WHAT TO PRODUCE:
Each line below should be restated exactly, with nothing dropped.

------------------------------------------------

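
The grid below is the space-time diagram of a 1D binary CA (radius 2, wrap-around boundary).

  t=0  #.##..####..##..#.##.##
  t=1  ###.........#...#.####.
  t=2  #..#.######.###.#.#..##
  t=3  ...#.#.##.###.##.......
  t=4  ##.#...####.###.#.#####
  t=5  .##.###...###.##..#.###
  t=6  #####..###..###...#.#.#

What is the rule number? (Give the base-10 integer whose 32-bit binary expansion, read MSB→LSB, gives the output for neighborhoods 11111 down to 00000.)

2915180923

  [31] ##### => #  t=2,i=7
  [30] ####. => .  t=0,i=8
  [29] ###.# => #  t=0,i=0
  [28] ###.. => .  t=0,i=9
  [27] ##.## => #  t=0,i=1
  [26] ##.#. => #  t=2,i=15
  [25] ##..# => .  t=0,i=4
  [24] ##... => #  t=1,i=3
  [23] #.### => #  t=0,i=21
  [22] #.##. => #  t=0,i=2
  [21] #.#.# => .  t=2,i=16
  [20] #.#.. => .  t=2,i=18
  [19] #..## => .  t=0,i=5
  [18] #..#. => .  t=0,i=15
  [17] #...# => #  t=1,i=14
  [16] #.... => .  t=1,i=4
  [15] .#### => .  t=0,i=7
  [14] .###. => .  t=0,i=22
  [13] .##.# => #  t=0,i=19
  [12] .##.. => .  t=0,i=3
  [11] .#.## => .  t=0,i=17
  [10] .#.#. => .  t=2,i=17
  [9] .#..# => .  t=2,i=19
  [8] .#... => #  t=1,i=13
  [7] ..### => .  t=0,i=6
  [6] ..##. => #  t=0,i=12
  [5] ..#.# => #  t=0,i=16
  [4] ..#.. => #  t=1,i=12
  [3] ...## => #  t=4,i=6
  [2] ...#. => .  t=1,i=11
  [1] ....# => #  t=1,i=10
  [0] ..... => #  t=1,i=5
  bits 10101101110000100010000101111011 = 2915180923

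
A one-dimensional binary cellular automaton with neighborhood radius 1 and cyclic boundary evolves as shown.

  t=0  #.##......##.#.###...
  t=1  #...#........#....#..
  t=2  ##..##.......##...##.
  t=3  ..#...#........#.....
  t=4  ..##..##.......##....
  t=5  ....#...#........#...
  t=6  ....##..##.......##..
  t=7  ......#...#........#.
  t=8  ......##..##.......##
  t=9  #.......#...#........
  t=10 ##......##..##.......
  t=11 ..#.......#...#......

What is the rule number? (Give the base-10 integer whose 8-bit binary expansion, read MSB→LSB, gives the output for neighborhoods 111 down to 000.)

20

  ### -> .   bit 7 = 0  t=0,i=16
  ##. -> .   bit 6 = 0  t=0,i=3
  #.# -> .   bit 5 = 0  t=0,i=1
  #.. -> #   bit 4 = 1  t=0,i=4
  .## -> .   bit 3 = 0  t=0,i=2
  .#. -> #   bit 2 = 1  t=0,i=0
  ..# -> .   bit 1 = 0  t=0,i=9
  ... -> .   bit 0 = 0  t=0,i=5
  bits 00010100 = 20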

------------------------------------------------

TASK RESPONSE:
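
The grid below is the space-time diagram of a 1D binary CA (radius 2, wrap-around boundary).

  t=0  #.##..####..##..#.##.##
  t=1  ###.........#...#.####.
  t=2  #..#.######.###.#.#..##
  t=3  ...#.#.##.###.##.......
  t=4  ##.#...####.###.#.#####
  t=5  .##.###...###.##..#.###
  t=6  #####..###..###...#.#.#

What is the rule number? (Give the base-10 integer whose 32-bit binary expansion, read MSB→LSB, gives the output for neighborhoods 11111 down to 00000.)

2915180923

  [31] ##### => #  t=2,i=7
  [30] ####. => .  t=0,i=8
  [29] ###.# => #  t=0,i=0
  [28] ###.. => .  t=0,i=9
  [27] ##.## => #  t=0,i=1
  [26] ##.#. => #  t=2,i=15
  [25] ##..# => .  t=0,i=4
  [24] ##... => #  t=1,i=3
  [23] #.### => #  t=0,i=21
  [22] #.##. => #  t=0,i=2
  [21] #.#.# => .  t=2,i=16
  [20] #.#.. => .  t=2,i=18
  [19] #..## => .  t=0,i=5
  [18] #..#. => .  t=0,i=15
  [17] #...# => #  t=1,i=14
  [16] #.... => .  t=1,i=4
  [15] .#### => .  t=0,i=7
  [14] .###. => .  t=0,i=22
  [13] .##.# => #  t=0,i=19
  [12] .##.. => .  t=0,i=3
  [11] .#.## => .  t=0,i=17
  [10] .#.#. => .  t=2,i=17
  [9] .#..# => .  t=2,i=19
  [8] .#... => #  t=1,i=13
  [7] ..### => .  t=0,i=6
  [6] ..##. => #  t=0,i=12
  [5] ..#.# => #  t=0,i=16
  [4] ..#.. => #  t=1,i=12
  [3] ...## => #  t=4,i=6
  [2] ...#. => .  t=1,i=11
  [1] ....# => #  t=1,i=10
  [0] ..... => #  t=1,i=5
  bits 10101101110000100010000101111011 = 2915180923

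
A one-dimensional binary cellular automaton with neighborhood radius 1 and cyclic boundary evolves as shown.

  t=0  #.##......##.#.###...
  t=1  #...#........#....#..
  t=2  ##..##.......##...##.
  t=3  ..#...#........#.....
  t=4  ..##..##.......##....
  t=5  ....#...#........#...
  t=6  ....##..##.......##..
  t=7  ......#...#........#.
  t=8  ......##..##.......##
  t=9  #.......#...#........
  t=10 ##......##..##.......
  t=11 ..#.......#...#......

What is the rule number? (Give the base-10 integer whose 8-bit binary expansion, read MSB→LSB, gives the output for neighborhoods 111 down to 000.)

20

  ### -> .   bit 7 = 0  t=0,i=16
  ##. -> .   bit 6 = 0  t=0,i=3
  #.# -> .   bit 5 = 0  t=0,i=1
  #.. -> #   bit 4 = 1  t=0,i=4
  .## -> .   bit 3 = 0  t=0,i=2
  .#. -> #   bit 2 = 1  t=0,i=0
  ..# -> .   bit 1 = 0  t=0,i=9
  ... -> .   bit 0 = 0  t=0,i=5
  bits 00010100 = 20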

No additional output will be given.